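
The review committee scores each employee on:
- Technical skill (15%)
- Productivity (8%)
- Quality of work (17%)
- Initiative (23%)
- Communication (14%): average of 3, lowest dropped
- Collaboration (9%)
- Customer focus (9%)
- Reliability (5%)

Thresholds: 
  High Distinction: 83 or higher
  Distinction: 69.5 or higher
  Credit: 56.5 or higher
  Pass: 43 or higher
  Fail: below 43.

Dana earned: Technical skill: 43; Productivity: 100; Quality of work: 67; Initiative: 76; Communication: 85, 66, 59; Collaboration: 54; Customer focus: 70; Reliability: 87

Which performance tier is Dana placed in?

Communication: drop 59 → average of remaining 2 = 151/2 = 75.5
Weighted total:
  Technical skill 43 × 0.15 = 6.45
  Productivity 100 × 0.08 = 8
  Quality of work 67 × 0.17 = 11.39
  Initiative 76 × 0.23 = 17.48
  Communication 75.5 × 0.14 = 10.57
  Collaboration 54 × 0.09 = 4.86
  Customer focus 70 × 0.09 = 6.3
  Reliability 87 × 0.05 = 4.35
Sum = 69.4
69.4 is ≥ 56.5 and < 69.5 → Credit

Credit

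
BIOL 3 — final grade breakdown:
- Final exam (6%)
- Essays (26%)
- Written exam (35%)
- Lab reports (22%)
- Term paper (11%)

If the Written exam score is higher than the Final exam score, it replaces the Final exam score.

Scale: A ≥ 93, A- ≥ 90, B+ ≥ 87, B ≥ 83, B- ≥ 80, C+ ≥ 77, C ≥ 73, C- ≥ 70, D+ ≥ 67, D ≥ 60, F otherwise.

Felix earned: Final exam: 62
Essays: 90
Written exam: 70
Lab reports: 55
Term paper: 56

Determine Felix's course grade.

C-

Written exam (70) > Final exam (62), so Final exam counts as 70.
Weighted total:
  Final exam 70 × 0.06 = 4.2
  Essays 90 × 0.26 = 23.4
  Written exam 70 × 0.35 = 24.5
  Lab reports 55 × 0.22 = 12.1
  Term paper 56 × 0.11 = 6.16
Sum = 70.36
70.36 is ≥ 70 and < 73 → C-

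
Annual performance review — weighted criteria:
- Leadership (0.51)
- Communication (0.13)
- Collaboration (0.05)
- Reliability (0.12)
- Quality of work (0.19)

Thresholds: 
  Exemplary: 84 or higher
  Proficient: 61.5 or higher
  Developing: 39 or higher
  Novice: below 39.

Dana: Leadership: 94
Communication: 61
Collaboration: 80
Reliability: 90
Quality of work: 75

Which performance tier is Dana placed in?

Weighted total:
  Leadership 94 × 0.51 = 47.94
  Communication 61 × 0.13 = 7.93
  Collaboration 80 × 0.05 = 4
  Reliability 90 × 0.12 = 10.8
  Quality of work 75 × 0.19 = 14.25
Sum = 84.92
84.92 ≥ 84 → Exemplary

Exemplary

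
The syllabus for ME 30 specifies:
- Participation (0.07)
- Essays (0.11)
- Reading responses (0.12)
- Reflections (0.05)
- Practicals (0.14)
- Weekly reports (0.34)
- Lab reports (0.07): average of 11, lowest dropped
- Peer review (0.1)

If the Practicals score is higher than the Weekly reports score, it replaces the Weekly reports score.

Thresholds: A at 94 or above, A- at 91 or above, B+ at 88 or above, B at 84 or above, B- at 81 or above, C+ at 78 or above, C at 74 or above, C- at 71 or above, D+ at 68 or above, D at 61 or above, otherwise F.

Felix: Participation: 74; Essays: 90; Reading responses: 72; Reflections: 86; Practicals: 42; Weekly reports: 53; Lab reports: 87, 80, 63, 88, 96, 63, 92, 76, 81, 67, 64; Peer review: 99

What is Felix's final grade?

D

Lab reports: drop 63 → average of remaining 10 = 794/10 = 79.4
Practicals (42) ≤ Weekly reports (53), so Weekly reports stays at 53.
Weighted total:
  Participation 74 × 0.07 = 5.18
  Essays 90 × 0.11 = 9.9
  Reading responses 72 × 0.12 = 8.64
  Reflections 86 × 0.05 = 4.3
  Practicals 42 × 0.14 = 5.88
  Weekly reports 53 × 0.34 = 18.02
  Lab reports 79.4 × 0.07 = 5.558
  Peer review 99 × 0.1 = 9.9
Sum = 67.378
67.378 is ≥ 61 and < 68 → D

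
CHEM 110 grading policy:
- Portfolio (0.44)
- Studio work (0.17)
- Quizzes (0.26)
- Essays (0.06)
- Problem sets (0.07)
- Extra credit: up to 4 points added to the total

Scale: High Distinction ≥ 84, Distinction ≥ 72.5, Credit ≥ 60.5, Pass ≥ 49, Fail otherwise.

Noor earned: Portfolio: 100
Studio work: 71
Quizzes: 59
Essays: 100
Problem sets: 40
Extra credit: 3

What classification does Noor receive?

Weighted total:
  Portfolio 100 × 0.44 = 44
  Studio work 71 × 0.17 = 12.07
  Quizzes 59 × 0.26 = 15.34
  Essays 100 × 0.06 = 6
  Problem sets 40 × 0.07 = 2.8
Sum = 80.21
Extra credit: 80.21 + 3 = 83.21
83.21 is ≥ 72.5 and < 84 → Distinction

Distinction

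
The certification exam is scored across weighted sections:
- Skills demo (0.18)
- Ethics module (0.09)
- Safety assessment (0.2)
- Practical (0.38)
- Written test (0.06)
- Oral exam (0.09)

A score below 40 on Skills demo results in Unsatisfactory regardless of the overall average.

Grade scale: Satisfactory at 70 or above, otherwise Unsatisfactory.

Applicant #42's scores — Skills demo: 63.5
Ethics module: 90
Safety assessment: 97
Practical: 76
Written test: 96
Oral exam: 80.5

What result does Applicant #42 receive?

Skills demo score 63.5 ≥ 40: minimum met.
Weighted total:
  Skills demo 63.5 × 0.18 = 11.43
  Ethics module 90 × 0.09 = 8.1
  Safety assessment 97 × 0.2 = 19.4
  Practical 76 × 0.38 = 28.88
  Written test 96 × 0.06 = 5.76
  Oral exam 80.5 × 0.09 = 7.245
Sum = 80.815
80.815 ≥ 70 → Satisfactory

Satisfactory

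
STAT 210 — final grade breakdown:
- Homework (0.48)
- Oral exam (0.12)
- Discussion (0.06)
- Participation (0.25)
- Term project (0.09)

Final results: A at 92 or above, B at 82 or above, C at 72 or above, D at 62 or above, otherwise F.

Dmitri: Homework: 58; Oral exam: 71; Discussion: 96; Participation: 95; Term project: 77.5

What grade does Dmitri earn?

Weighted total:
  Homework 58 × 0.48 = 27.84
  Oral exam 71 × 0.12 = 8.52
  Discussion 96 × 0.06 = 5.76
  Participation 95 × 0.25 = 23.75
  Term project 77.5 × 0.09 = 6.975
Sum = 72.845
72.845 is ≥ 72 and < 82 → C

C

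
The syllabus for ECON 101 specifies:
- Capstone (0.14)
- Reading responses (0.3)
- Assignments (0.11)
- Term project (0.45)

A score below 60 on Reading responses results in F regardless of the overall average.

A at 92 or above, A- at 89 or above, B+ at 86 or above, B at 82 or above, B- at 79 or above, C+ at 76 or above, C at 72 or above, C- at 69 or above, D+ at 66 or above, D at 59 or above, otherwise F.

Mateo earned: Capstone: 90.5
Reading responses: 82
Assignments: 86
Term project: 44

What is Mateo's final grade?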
++++++++++
Each line from the one containing "- Capstone (0.14)" to the final line above should be written out exactly; please omit the others.

* Solution to the problem:
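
- Capstone (0.14)
- Reading responses (0.3)
- Assignments (0.11)
- Term project (0.45)

A score below 60 on Reading responses results in F regardless of the overall average.

A at 92 or above, A- at 89 or above, B+ at 86 or above, B at 82 or above, B- at 79 or above, C+ at 76 or above, C at 72 or above, C- at 69 or above, D+ at 66 or above, D at 59 or above, otherwise F.

Mateo earned: Capstone: 90.5
Reading responses: 82
Assignments: 86
Term project: 44

What is Mateo's final grade?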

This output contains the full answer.